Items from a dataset
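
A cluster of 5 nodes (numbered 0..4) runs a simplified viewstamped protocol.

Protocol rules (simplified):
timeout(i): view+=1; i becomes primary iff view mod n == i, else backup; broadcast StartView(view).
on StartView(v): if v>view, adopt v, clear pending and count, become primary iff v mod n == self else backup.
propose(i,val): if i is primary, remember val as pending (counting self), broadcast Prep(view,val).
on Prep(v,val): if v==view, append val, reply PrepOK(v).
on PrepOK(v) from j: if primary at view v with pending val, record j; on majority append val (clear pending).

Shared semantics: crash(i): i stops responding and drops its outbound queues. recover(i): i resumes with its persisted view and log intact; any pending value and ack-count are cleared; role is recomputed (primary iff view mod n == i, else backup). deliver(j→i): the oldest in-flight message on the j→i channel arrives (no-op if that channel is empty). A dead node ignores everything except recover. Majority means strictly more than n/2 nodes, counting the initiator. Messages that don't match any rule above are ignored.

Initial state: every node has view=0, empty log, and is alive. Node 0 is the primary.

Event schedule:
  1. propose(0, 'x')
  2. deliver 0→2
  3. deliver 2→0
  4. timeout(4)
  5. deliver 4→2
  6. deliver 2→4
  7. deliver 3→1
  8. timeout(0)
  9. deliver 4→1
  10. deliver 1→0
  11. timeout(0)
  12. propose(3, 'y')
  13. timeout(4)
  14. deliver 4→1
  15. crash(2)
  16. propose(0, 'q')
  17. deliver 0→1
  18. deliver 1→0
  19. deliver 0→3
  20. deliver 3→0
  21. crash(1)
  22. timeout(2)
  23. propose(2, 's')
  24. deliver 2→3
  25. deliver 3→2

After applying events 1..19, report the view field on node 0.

2

after 1 — propose(0,'x'): ·
after 2 — deliver 0→2: n2:back/v0/[x]
after 3 — deliver 2→0: ·
after 4 — timeout(4): n4:back/v1/[-]
after 5 — deliver 4→2: n2:back/v1/[x]
after 6 — deliver 2→4: ·
after 7 — deliver 3→1: ·
after 8 — timeout(0): n0:back/v1/[-]
after 9 — deliver 4→1: n1:prim/v1/[-]
after 10 — deliver 1→0: ·
after 11 — timeout(0): n0:back/v2/[-]
after 12 — propose(3,'y'): ·
after 13 — timeout(4): n4:back/v2/[-]
after 14 — deliver 4→1: n1:back/v2/[-]
after 15 — crash(2): n2:✗back/v1/[x]
after 16 — propose(0,'q'): ·
after 17 — deliver 0→1: ·
after 18 — deliver 1→0: ·
after 19 — deliver 0→3: n3:back/v0/[x]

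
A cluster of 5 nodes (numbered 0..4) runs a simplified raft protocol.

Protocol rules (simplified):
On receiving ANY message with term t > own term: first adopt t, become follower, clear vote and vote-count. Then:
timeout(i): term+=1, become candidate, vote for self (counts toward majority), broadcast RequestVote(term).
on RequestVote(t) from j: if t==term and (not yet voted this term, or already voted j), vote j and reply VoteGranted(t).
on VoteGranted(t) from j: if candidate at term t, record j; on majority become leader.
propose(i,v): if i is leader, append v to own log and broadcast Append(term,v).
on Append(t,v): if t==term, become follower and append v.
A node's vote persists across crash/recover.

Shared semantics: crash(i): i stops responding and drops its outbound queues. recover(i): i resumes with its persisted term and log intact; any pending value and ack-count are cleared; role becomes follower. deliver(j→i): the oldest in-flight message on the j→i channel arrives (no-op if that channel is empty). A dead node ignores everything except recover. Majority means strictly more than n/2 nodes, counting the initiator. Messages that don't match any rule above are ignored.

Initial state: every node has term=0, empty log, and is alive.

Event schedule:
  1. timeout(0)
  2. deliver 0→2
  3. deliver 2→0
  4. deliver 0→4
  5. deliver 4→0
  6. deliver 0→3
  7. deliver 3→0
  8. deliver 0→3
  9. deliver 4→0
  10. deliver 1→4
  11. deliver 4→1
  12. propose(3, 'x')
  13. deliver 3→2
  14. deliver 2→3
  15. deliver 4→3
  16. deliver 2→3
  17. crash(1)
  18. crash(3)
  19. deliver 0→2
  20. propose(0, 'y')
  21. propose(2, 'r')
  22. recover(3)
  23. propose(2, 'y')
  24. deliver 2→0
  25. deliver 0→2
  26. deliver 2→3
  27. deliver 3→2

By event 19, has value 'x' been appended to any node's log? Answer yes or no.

[1] timeout(0) → N0(cand t1 [-])
[2] deliver 0→2 → N2(foll t1 [-])
[3] deliver 2→0 → ∅
[4] deliver 0→4 → N4(foll t1 [-])
[5] deliver 4→0 → N0(lead t1 [-])
[6] deliver 0→3 → N3(foll t1 [-])
[7] deliver 3→0 → ∅
[8] deliver 0→3 → ∅
[9] deliver 4→0 → ∅
[10] deliver 1→4 → ∅
[11] deliver 4→1 → ∅
[12] propose(3,'x') → ∅
[13] deliver 3→2 → ∅
[14] deliver 2→3 → ∅
[15] deliver 4→3 → ∅
[16] deliver 2→3 → ∅
[17] crash(1) → N1(✗foll t0 [-])
[18] crash(3) → N3(✗foll t1 [-])
[19] deliver 0→2 → ∅

no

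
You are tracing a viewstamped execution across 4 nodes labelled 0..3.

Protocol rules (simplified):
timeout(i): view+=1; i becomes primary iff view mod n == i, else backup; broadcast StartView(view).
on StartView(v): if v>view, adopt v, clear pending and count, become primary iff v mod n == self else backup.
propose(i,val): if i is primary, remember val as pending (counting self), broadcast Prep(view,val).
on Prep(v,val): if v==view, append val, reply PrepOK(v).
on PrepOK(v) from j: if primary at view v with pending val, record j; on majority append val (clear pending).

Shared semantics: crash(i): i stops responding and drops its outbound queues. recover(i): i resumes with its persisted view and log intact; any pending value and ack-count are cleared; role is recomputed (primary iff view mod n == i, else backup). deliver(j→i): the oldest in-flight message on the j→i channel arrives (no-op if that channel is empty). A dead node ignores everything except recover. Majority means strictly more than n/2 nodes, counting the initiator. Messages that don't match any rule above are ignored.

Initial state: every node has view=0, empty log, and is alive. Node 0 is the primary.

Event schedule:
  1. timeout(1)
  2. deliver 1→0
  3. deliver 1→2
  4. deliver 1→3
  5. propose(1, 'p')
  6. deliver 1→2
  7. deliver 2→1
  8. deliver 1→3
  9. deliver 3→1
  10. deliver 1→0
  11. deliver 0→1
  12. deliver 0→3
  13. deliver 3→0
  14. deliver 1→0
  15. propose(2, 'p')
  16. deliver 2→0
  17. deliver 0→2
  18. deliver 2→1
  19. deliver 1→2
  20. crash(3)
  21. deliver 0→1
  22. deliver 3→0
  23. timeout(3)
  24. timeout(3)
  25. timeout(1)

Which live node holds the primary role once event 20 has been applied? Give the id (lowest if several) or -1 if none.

1

step 1 timeout(1): 1={prim,v=1,log=-}
step 2 deliver 1→0: 0={back,v=1,log=-}
step 3 deliver 1→2: 2={back,v=1,log=-}
step 4 deliver 1→3: 3={back,v=1,log=-}
step 5 propose(1,'p'): —
step 6 deliver 1→2: 2={back,v=1,log=p}
step 7 deliver 2→1: —
step 8 deliver 1→3: 3={back,v=1,log=p}
step 9 deliver 3→1: 1={prim,v=1,log=p}
step 10 deliver 1→0: 0={back,v=1,log=p}
step 11 deliver 0→1: —
step 12 deliver 0→3: —
step 13 deliver 3→0: —
step 14 deliver 1→0: —
step 15 propose(2,'p'): —
step 16 deliver 2→0: —
step 17 deliver 0→2: —
step 18 deliver 2→1: —
step 19 deliver 1→2: —
step 20 crash(3): 3={✗back,v=1,log=p}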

Aim of the exercise: Set the data down again in full. Keep it exact.

Response to the exercise:
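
A cluster of 5 nodes (numbered 0..4) runs a simplified viewstamped protocol.

Protocol rules (simplified):
timeout(i): view+=1; i becomes primary iff view mod n == i, else backup; broadcast StartView(view).
on StartView(v): if v>view, adopt v, clear pending and count, become primary iff v mod n == self else backup.
propose(i,val): if i is primary, remember val as pending (counting self), broadcast Prep(view,val).
on Prep(v,val): if v==view, append val, reply PrepOK(v).
on PrepOK(v) from j: if primary at view v with pending val, record j; on majority append val (clear pending).

Shared semantics: crash(i): i stops responding and drops its outbound queues. recover(i): i resumes with its persisted view and log intact; any pending value and ack-count are cleared; role is recomputed (primary iff view mod n == i, else backup). deliver(j→i): the oldest in-flight message on the j→i channel arrives (no-op if that channel is empty). A dead node ignores everything except recover. Majority means strictly more than n/2 nodes, counting the initiator. Messages that don't match any rule above are ignored.

Initial state: every node has view=0, empty log, and is alive. Node 0 is the primary.

Event schedule:
  1. propose(0, 'x')
  2. deliver 0→2
  3. deliver 2→0
  4. timeout(4)
  5. deliver 4→2
  6. deliver 2→4
  7. deliver 3→1
  8. timeout(0)
  9. deliver 4→1
  10. deliver 1→0
  11. timeout(0)
  12. propose(3, 'y')
  13. timeout(4)
  14. deliver 4→1
  15. crash(2)
  16. propose(0, 'q')
  17. deliver 0→1
  18. deliver 1→0
  19. deliver 0→3
  20. deliver 3→0
  21. crash(1)
  22. timeout(2)
  23. propose(2, 's')
  24. deliver 2→3
  25. deliver 3→2

After applying events 1..19, report the view field on node 0.

2

after 1 — propose(0,'x'): ·
after 2 — deliver 0→2: n2:back/v0/[x]
after 3 — deliver 2→0: ·
after 4 — timeout(4): n4:back/v1/[-]
after 5 — deliver 4→2: n2:back/v1/[x]
after 6 — deliver 2→4: ·
after 7 — deliver 3→1: ·
after 8 — timeout(0): n0:back/v1/[-]
after 9 — deliver 4→1: n1:prim/v1/[-]
after 10 — deliver 1→0: ·
after 11 — timeout(0): n0:back/v2/[-]
after 12 — propose(3,'y'): ·
after 13 — timeout(4): n4:back/v2/[-]
after 14 — deliver 4→1: n1:back/v2/[-]
after 15 — crash(2): n2:✗back/v1/[x]
after 16 — propose(0,'q'): ·
after 17 — deliver 0→1: ·
after 18 — deliver 1→0: ·
after 19 — deliver 0→3: n3:back/v0/[x]

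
A cluster of 5 nodes (numbered 0..4) runs a simplified raft protocol.

Protocol rules (simplified):
On receiving ANY message with term t > own term: first adopt t, become follower, clear vote and vote-count. Then:
timeout(i): term+=1, become candidate, vote for self (counts toward majority), broadcast RequestVote(term).
on RequestVote(t) from j: if t==term and (not yet voted this term, or already voted j), vote j and reply VoteGranted(t).
on VoteGranted(t) from j: if candidate at term t, record j; on majority become leader.
propose(i,v): if i is leader, append v to own log and broadcast Append(term,v).
on Append(t,v): if t==term, become follower and append v.
A node's vote persists across crash/recover.

Shared semantics: crash(i): i stops responding and drops its outbound queues. recover(i): i resumes with its persisted term and log intact; any pending value and ack-count are cleared; role becomes follower. deliver(j→i): the oldest in-flight message on the j→i channel arrives (no-op if that channel is empty). A dead node ignores everything except recover. Majority means strictly more than n/2 nodes, counting the initiator. Messages that don't match any rule above are ignored.

Initial state: every node has term=0, empty log, and is alive.

Event schedule:
  1. timeout(0)
  2. deliver 0→2
  3. deliver 2→0
  4. deliver 0→4
  5. deliver 4→0
  6. deliver 0→3
  7. deliver 3→0
  8. deliver 0→3
  9. deliver 4→0
  10. deliver 1→4
  11. deliver 4→1
  12. propose(3, 'x')
  13. deliver 3→2
  14. deliver 2→3
  15. deliver 4→3
  16. deliver 2→3
  17. crash(1)
  18. crash(3)
  19. deliver 0→2
  20. propose(0, 'y')
  21. propose(2, 'r')
  22. recover(3)
  23. propose(2, 'y')
  24. deliver 2→0
  25. deliver 0→2
  26. deliver 2→3
  27. deliver 3→2

By event 19, has value 'x' been appended to any node's log? Answer yes or no.

[1] timeout(0) → N0(cand t1 [-])
[2] deliver 0→2 → N2(foll t1 [-])
[3] deliver 2→0 → ∅
[4] deliver 0→4 → N4(foll t1 [-])
[5] deliver 4→0 → N0(lead t1 [-])
[6] deliver 0→3 → N3(foll t1 [-])
[7] deliver 3→0 → ∅
[8] deliver 0→3 → ∅
[9] deliver 4→0 → ∅
[10] deliver 1→4 → ∅
[11] deliver 4→1 → ∅
[12] propose(3,'x') → ∅
[13] deliver 3→2 → ∅
[14] deliver 2→3 → ∅
[15] deliver 4→3 → ∅
[16] deliver 2→3 → ∅
[17] crash(1) → N1(✗foll t0 [-])
[18] crash(3) → N3(✗foll t1 [-])
[19] deliver 0→2 → ∅

no

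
You are tracing a viewstamped execution across 4 nodes labelled 0..3.

Protocol rules (simplified):
timeout(i): view+=1; i becomes primary iff view mod n == i, else backup; broadcast StartView(view).
on StartView(v): if v>view, adopt v, clear pending and count, become primary iff v mod n == self else backup.
propose(i,val): if i is primary, remember val as pending (counting self), broadcast Prep(view,val).
on Prep(v,val): if v==view, append val, reply PrepOK(v).
on PrepOK(v) from j: if primary at view v with pending val, record j; on majority append val (clear pending).

Shared semantics: crash(i): i stops responding and drops its outbound queues. recover(i): i resumes with its persisted view and log intact; any pending value and ack-count are cleared; role is recomputed (primary iff view mod n == i, else backup). deliver(j→i): the oldest in-flight message on the j→i channel arrives (no-op if that channel is empty). A dead node ignores everything except recover. Majority means strictly more than n/2 nodes, counting the initiator. Messages that don't match any rule above are ignored.

Initial state: every node has view=0, empty log, and is alive. Node 0 is the primary.

Event schedule:
  1. timeout(1)
  2. deliver 1→0
  3. deliver 1→2
  4. deliver 1→3
  5. propose(1, 'p')
  6. deliver 1→2
  7. deliver 2→1
  8. deliver 1→3
  9. deliver 3→1
  10. deliver 1→0
  11. deliver 0→1
  12. deliver 0→3
  13. deliver 3→0
  14. deliver 1→0
  15. propose(2, 'p')
  16. deliver 2→0
  17. deliver 0→2
  18. deliver 2→1
  19. deliver 1→2
  20. crash(3)
  21. deliver 0→1
  22. deliver 3→0
  23. timeout(3)
  24. timeout(3)
  25. timeout(1)

Which live node holds the primary role once event 20 has been applied? Give the id (lowest if several) or -1 if none.

1

step 1 timeout(1): 1={prim,v=1,log=-}
step 2 deliver 1→0: 0={back,v=1,log=-}
step 3 deliver 1→2: 2={back,v=1,log=-}
step 4 deliver 1→3: 3={back,v=1,log=-}
step 5 propose(1,'p'): —
step 6 deliver 1→2: 2={back,v=1,log=p}
step 7 deliver 2→1: —
step 8 deliver 1→3: 3={back,v=1,log=p}
step 9 deliver 3→1: 1={prim,v=1,log=p}
step 10 deliver 1→0: 0={back,v=1,log=p}
step 11 deliver 0→1: —
step 12 deliver 0→3: —
step 13 deliver 3→0: —
step 14 deliver 1→0: —
step 15 propose(2,'p'): —
step 16 deliver 2→0: —
step 17 deliver 0→2: —
step 18 deliver 2→1: —
step 19 deliver 1→2: —
step 20 crash(3): 3={✗back,v=1,log=p}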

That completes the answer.